** Opening RECORDS FOR THE EXERCISE block **

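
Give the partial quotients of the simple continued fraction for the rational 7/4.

Run the Euclidean algorithm on 7 and 4; the successive quotients are the partial quotients a_0, a_1, ... (each step inverts the fractional part left over by the previous one):
  7 = 1*4 + 3, so a_0 = 1.
  4 = 1*3 + 1, so a_1 = 1.
  3 = 3*1 + 0, so a_2 = 3.
The remainder reaches 0 after 3 divisions, so the expansion has 3 partial quotients, read off in order.

[1; 1, 3]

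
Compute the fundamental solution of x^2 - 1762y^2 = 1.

First expand sqrt(1762) as a continued fraction. With x_i = (sqrt(1762) + m_i)/d_i and (m_0, d_0) = (0, 1): a_0 = floor(sqrt(1762)) = 41, since 41^2 = 1681 <= 1762 < 1764 = 42^2.
Iterate m_{i+1} = d_i*a_i - m_i, d_{i+1} = (1762 - m_{i+1}^2)/d_i, a_{i+1} = floor((a_0 + m_{i+1})/d_{i+1}):
  m_1 = 1*41 - 0 = 41, d_1 = (1762 - 41^2)/1 = 81/1 = 81, a_1 = floor((41 + 41)/81) = 1.
  m_2 = 81*1 - 41 = 40, d_2 = (1762 - 40^2)/81 = 162/81 = 2, a_2 = floor((41 + 40)/2) = 40.
  m_3 = 2*40 - 40 = 40, d_3 = (1762 - 40^2)/2 = 162/2 = 81, a_3 = floor((41 + 40)/81) = 1.
  m_4 = 81*1 - 40 = 41, d_4 = (1762 - 41^2)/81 = 81/81 = 1, a_4 = floor((41 + 41)/1) = 82.
  m_5 = 1*82 - 41 = 41, d_5 = (1762 - 41^2)/1 = 81/1 = 81: (m_5, d_5) = (m_1, d_1) = (41, 81), so from here the quotients repeat a_1, ..., a_4; the period length is 4.
So sqrt(1762) = [41; (1, 40, 1, 82)] with period length k = 4.
k is even, so the fundamental solution of x^2 - 1762y^2 = 1 is (p_{k-1}, q_{k-1}) = (p_3, q_3); compute convergents through index 3.
Convergents (p_i = a_i*p_{i-1} + p_{i-2}, q_i = a_i*q_{i-1} + q_{i-2} with p_{-2}=0, p_{-1}=1, q_{-2}=1, q_{-1}=0):
  i=0: a_0=41, p_0 = 41*1 + 0 = 41, q_0 = 41*0 + 1 = 1.
  i=1: a_1=1, p_1 = 1*41 + 1 = 42, q_1 = 1*1 + 0 = 1.
  i=2: a_2=40, p_2 = 40*42 + 41 = 1721, q_2 = 40*1 + 1 = 41.
  i=3: a_3=1, p_3 = 1*1721 + 42 = 1763, q_3 = 1*41 + 1 = 42.
Check: 1763^2 - 1762*42^2 = 3108169 - 3108168 = 1, so (x, y) = (1763, 42) solves the equation, and by the theorem it is the least positive solution.

(x, y) = (1763, 42)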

** Closing RECORDS FOR THE EXERCISE block **

Every line above that holds the word "fundamental" needs to be copied.

[RESULT OF THE EXERCISE]
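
Compute the fundamental solution of x^2 - 1762y^2 = 1.
k is even, so the fundamental solution of x^2 - 1762y^2 = 1 is (p_{k-1}, q_{k-1}) = (p_3, q_3); compute convergents through index 3.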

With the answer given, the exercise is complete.